[Saved entries]
+ + + + +
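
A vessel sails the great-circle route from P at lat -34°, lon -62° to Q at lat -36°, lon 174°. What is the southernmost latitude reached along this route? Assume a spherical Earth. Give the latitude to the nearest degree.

The great circle lies in the plane with unit normal n̂ = (p₁ × p₂)/|p₁ × p₂|.
Here n̂_z ≈ -0.557; the vertex latitude is φ_max = arccos|n̂_z| ≈ 56.2°.

≈ -56°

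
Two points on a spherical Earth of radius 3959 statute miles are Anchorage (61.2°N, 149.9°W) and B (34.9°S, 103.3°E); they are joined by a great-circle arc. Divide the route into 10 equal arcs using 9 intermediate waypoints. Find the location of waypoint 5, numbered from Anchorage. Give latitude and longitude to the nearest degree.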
+ + + + +
PROBLEM REQUIREMENTS:
Return every record exactly as it was given.

YOUR RESPONSE:
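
A vessel sails the great-circle route from P at lat -34°, lon -62° to Q at lat -36°, lon 174°. What is the southernmost latitude reached along this route? Assume a spherical Earth. Give the latitude to the nearest degree.

The great circle lies in the plane with unit normal n̂ = (p₁ × p₂)/|p₁ × p₂|.
Here n̂_z ≈ -0.557; the vertex latitude is φ_max = arccos|n̂_z| ≈ 56.2°.

≈ -56°

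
Two points on a spherical Earth of radius 3959 statute miles are Anchorage (61.2°N, 149.9°W) and B (34.9°S, 103.3°E); they are joined by a great-circle arc. Divide the route into 10 equal arcs using 9 intermediate waypoints. Find the location of waypoint 5, numbered from Anchorage. Give latitude and longitude to the nearest degree.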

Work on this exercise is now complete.